— What to do —
Only these lines of the data below are wanted: the one with "east.txt contains -8", the one with "patch.gen: depends on merge.gen, bundle.gen;", and any lines between them, each repeated exactly.

(Stored dataset items)
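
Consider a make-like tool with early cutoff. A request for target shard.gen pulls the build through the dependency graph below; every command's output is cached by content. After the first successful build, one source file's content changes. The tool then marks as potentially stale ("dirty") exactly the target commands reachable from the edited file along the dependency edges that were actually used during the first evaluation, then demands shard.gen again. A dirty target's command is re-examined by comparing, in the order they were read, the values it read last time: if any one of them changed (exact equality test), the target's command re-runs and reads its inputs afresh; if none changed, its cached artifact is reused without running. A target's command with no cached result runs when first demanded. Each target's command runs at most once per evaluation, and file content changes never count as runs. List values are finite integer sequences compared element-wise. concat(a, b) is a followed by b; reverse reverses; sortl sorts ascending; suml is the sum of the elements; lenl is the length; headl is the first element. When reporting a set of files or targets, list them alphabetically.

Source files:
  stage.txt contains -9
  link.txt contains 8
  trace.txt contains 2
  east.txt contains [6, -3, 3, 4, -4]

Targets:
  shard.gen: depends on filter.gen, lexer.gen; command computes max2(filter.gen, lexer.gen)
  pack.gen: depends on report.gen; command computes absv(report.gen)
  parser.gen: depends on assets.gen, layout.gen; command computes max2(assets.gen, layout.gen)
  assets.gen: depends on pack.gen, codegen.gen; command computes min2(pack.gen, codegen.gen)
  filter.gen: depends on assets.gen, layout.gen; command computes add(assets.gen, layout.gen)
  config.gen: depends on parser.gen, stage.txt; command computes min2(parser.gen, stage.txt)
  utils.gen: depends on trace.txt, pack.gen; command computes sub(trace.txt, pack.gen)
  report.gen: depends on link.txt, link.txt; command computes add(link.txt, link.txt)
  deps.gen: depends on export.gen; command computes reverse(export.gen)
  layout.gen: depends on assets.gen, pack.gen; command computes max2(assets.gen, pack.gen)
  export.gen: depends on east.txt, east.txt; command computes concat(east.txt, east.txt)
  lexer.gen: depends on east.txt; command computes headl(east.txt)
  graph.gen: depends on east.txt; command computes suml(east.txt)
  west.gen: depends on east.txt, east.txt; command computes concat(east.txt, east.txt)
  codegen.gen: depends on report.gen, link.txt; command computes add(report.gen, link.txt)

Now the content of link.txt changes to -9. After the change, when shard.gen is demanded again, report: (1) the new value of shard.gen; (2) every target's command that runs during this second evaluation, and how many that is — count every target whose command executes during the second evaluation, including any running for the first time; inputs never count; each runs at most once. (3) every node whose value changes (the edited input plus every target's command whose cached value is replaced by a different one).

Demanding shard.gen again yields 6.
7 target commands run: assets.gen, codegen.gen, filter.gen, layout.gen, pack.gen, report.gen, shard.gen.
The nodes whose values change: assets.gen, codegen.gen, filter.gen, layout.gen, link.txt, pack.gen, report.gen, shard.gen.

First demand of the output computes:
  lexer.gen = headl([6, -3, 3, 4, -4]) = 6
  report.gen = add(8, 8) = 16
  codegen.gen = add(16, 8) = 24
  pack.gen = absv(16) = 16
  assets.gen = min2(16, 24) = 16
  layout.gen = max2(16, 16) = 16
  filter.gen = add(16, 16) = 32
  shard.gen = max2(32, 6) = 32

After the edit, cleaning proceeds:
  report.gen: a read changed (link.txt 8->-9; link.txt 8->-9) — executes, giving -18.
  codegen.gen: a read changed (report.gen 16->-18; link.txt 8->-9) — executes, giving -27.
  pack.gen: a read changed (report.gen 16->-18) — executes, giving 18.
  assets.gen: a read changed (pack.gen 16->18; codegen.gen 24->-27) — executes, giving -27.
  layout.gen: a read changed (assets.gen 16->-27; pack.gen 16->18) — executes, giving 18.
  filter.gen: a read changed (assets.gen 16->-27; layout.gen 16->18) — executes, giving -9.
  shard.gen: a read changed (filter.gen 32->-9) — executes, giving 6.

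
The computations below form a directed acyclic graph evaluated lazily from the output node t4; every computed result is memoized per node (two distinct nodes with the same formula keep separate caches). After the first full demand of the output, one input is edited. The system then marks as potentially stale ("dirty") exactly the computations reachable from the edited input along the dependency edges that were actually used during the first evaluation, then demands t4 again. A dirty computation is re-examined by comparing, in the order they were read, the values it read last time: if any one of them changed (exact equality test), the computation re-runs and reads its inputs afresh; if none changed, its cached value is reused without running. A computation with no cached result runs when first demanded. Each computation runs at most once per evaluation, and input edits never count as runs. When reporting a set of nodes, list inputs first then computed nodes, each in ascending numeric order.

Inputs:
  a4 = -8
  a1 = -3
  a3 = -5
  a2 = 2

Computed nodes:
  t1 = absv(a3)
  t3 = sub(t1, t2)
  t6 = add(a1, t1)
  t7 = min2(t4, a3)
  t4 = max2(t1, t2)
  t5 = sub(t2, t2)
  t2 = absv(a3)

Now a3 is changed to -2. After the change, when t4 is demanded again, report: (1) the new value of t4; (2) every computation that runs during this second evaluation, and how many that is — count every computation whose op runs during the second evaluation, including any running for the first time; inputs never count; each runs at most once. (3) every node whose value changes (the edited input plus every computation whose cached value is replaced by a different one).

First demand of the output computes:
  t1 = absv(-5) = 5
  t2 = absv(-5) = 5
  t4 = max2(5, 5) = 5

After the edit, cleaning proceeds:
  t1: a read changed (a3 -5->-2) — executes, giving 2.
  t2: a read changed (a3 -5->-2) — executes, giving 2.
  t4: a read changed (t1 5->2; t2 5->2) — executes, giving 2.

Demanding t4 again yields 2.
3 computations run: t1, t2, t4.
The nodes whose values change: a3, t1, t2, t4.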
...
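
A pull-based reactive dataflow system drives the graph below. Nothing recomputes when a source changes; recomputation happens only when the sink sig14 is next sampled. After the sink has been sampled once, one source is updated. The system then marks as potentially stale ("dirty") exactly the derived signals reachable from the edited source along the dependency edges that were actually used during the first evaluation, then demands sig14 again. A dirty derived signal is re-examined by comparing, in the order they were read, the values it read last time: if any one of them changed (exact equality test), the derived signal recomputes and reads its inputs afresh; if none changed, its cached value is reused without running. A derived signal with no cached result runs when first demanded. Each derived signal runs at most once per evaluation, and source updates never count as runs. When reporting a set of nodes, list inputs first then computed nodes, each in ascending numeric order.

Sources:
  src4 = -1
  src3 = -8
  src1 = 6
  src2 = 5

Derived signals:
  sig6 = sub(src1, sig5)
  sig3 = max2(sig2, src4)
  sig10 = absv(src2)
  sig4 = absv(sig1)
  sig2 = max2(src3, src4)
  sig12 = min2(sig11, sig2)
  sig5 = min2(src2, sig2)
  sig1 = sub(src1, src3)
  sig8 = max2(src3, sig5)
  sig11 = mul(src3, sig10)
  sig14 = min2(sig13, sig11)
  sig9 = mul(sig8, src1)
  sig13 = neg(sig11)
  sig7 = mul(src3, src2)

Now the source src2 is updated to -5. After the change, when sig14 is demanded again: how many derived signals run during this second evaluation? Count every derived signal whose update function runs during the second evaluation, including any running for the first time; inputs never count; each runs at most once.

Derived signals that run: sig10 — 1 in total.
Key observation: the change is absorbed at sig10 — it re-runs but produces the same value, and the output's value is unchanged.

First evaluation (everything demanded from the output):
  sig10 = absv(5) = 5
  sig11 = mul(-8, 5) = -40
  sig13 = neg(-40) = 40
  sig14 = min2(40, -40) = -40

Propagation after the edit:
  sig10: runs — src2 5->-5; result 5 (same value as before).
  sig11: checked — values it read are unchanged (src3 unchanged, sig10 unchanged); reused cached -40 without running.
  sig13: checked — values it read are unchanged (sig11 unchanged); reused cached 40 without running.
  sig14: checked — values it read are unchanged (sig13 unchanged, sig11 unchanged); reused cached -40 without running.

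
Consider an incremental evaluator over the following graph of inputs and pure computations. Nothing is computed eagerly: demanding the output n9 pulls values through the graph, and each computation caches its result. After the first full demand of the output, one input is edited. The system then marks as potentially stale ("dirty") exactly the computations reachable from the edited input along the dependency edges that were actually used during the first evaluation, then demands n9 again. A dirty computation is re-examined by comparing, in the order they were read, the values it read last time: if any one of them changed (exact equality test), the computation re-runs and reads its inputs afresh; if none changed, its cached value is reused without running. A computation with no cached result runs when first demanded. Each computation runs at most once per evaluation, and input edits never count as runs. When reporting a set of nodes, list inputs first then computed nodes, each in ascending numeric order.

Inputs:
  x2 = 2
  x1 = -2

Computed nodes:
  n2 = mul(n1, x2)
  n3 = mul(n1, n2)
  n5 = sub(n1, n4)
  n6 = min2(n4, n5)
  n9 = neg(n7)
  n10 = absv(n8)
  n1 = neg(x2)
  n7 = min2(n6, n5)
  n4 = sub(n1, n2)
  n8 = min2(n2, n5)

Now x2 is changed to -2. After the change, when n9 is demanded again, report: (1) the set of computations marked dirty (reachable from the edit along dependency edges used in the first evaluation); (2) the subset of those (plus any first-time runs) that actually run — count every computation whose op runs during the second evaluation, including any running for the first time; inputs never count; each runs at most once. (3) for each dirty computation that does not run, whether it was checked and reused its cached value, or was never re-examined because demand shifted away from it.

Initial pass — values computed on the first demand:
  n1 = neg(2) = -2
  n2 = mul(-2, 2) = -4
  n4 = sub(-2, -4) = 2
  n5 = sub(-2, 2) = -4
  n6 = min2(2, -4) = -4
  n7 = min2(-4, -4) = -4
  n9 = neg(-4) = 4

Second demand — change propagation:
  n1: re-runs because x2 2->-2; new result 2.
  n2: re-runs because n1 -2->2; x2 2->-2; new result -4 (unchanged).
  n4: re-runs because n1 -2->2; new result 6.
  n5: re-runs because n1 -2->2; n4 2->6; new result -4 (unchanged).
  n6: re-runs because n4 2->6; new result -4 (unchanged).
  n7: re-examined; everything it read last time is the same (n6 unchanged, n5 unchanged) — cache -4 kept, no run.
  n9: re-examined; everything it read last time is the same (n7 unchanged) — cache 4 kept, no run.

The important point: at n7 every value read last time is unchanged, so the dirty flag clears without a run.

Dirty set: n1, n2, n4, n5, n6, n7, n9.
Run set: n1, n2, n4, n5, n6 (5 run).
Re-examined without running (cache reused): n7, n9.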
==
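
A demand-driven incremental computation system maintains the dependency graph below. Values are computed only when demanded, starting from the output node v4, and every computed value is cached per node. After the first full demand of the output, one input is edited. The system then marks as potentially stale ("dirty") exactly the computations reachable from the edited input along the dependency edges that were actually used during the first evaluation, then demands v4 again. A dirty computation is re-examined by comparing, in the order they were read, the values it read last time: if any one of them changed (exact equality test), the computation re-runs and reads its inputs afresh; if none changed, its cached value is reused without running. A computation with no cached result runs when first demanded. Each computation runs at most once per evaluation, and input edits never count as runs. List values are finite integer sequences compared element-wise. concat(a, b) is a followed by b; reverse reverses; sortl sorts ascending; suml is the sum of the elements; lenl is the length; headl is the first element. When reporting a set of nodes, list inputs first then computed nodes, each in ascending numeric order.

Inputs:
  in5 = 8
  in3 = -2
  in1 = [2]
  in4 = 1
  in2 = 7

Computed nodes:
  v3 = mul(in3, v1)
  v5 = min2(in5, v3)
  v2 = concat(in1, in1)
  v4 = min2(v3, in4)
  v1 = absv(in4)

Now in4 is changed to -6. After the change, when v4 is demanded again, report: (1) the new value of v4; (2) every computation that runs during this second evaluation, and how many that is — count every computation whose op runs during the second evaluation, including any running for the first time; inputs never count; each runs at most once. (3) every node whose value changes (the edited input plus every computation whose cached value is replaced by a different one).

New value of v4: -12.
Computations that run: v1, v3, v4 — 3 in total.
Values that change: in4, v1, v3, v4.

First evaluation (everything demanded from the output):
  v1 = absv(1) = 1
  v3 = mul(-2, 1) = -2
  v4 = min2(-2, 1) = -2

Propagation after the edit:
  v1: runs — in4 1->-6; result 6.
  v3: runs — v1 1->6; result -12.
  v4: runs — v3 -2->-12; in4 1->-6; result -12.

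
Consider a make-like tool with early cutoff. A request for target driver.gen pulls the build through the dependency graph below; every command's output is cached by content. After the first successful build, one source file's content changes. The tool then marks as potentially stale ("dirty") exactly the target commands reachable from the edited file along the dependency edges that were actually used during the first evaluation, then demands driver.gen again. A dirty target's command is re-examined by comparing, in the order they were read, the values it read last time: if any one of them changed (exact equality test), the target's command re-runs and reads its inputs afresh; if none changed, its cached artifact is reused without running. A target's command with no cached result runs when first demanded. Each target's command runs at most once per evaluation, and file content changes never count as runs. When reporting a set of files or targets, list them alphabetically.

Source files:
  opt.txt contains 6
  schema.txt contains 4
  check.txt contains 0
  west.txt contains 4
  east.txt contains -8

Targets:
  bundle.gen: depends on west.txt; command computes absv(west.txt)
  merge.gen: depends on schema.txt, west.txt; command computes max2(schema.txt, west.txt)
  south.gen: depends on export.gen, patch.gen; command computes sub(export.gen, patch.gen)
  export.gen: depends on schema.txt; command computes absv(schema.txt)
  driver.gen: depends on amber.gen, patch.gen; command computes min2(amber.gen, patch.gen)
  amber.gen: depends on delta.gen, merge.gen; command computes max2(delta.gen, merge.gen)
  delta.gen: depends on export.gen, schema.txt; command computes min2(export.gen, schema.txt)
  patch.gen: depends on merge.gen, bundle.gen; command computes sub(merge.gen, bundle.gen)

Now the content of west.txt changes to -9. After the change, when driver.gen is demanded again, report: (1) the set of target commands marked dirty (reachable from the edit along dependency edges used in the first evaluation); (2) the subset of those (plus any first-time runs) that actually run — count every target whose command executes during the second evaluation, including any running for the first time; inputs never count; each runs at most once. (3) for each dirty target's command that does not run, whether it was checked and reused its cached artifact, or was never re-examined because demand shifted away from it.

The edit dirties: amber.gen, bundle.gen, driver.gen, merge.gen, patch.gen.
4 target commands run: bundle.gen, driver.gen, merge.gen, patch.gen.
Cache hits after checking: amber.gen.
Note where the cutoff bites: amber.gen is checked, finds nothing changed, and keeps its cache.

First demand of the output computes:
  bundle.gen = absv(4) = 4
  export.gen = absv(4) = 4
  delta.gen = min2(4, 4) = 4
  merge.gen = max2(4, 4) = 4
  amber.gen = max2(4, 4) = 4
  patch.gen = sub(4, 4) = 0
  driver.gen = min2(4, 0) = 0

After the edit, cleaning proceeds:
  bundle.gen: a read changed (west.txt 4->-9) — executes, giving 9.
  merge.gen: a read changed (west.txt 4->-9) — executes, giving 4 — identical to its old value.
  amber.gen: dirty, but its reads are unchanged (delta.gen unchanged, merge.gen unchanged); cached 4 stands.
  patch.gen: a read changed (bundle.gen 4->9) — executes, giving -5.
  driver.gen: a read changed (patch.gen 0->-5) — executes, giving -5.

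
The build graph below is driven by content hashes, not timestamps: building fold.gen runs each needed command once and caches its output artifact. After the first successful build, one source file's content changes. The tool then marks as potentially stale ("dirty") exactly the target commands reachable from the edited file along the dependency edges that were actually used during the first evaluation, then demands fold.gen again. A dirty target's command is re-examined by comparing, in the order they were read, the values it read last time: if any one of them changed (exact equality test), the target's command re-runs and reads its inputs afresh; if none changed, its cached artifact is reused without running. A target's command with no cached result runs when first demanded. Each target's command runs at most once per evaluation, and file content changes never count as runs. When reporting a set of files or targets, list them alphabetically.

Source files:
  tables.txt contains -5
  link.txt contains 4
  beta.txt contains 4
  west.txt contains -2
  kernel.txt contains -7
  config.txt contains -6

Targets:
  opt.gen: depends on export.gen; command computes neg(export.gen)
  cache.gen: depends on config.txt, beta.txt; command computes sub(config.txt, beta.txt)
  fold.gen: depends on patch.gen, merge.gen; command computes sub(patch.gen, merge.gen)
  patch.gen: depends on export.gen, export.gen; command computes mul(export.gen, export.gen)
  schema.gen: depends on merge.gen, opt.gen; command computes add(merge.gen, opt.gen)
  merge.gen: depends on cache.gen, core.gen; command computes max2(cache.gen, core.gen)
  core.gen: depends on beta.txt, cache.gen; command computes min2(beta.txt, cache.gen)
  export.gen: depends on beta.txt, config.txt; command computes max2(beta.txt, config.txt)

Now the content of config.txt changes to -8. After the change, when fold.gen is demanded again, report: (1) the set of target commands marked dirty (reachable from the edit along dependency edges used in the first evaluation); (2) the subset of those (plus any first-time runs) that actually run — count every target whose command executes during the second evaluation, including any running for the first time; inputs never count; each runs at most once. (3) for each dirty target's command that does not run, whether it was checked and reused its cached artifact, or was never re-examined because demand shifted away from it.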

— Solution below —
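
  east.txt contains -8

Targets:
  bundle.gen: depends on west.txt; command computes absv(west.txt)
  merge.gen: depends on schema.txt, west.txt; command computes max2(schema.txt, west.txt)
  south.gen: depends on export.gen, patch.gen; command computes sub(export.gen, patch.gen)
  export.gen: depends on schema.txt; command computes absv(schema.txt)
  driver.gen: depends on amber.gen, patch.gen; command computes min2(amber.gen, patch.gen)
  amber.gen: depends on delta.gen, merge.gen; command computes max2(delta.gen, merge.gen)
  delta.gen: depends on export.gen, schema.txt; command computes min2(export.gen, schema.txt)
  patch.gen: depends on merge.gen, bundle.gen; command computes sub(merge.gen, bundle.gen)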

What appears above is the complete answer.